**Goal of the exercise:**
The answer must be one number: how many lines below contain the word "rendered".

**Data for review:**
· · · ·

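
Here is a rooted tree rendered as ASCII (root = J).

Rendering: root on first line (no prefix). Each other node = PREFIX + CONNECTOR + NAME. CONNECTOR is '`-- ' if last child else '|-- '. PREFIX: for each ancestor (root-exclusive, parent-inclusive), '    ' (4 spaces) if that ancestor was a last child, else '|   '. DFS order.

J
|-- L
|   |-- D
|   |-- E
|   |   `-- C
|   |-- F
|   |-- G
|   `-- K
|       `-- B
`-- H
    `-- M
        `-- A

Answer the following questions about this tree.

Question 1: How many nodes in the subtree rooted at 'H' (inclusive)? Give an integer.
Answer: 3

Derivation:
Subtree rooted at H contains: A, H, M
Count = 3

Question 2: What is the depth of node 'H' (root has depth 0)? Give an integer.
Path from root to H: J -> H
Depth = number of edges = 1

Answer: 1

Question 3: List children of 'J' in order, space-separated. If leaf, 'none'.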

· · · ·

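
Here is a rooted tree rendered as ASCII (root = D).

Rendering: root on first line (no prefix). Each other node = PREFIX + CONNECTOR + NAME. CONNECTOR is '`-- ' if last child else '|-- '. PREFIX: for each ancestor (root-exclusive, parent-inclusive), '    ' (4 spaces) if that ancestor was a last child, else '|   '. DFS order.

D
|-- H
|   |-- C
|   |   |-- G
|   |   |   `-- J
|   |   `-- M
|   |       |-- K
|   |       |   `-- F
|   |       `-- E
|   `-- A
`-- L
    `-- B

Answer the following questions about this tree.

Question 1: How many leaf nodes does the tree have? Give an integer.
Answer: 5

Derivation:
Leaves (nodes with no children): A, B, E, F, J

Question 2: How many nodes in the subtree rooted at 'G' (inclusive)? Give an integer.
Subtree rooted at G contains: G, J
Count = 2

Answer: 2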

· · · ·

**Result for this exercise:**
2